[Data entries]
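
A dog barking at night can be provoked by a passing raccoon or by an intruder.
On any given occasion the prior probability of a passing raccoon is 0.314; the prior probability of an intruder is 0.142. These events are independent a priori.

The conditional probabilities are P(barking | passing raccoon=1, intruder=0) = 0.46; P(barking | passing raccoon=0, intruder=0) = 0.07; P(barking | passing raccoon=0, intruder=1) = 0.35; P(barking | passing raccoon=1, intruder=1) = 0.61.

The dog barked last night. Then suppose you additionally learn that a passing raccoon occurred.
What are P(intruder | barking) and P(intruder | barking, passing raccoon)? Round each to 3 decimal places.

P(barking) = 0.07×0.686×0.858 + 0.35×0.686×0.142 + 0.46×0.314×0.858 + 0.61×0.314×0.142 = 0.041201 + 0.034094 + 0.123930 + 0.027199 = 0.226424
Restricting to configurations with intruder present: 0.034094 + 0.027199 = 0.061293.
P(intruder | barking) = 0.061293 / 0.226424 ≈ 0.271

Now condition on the additional information:
P(barking | passing raccoon) = 0.46·0.858 + 0.61·0.142 = 0.394680 + 0.086620 = 0.481300
The intruder-present share is 0.61·0.142 = 0.086620.
So P(intruder | barking, passing raccoon) = 0.086620/0.481300 ≈ 0.180.

P(intruder | barking) ≈ 0.271; P(intruder | barking, passing raccoon) ≈ 0.180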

**Exercise description**
Check each line above for the word "night" and copy the ones that have it.

**Written response**
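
A dog barking at night can be provoked by a passing raccoon or by an intruder.
The dog barked last night. Then suppose you additionally learn that a passing raccoon occurred.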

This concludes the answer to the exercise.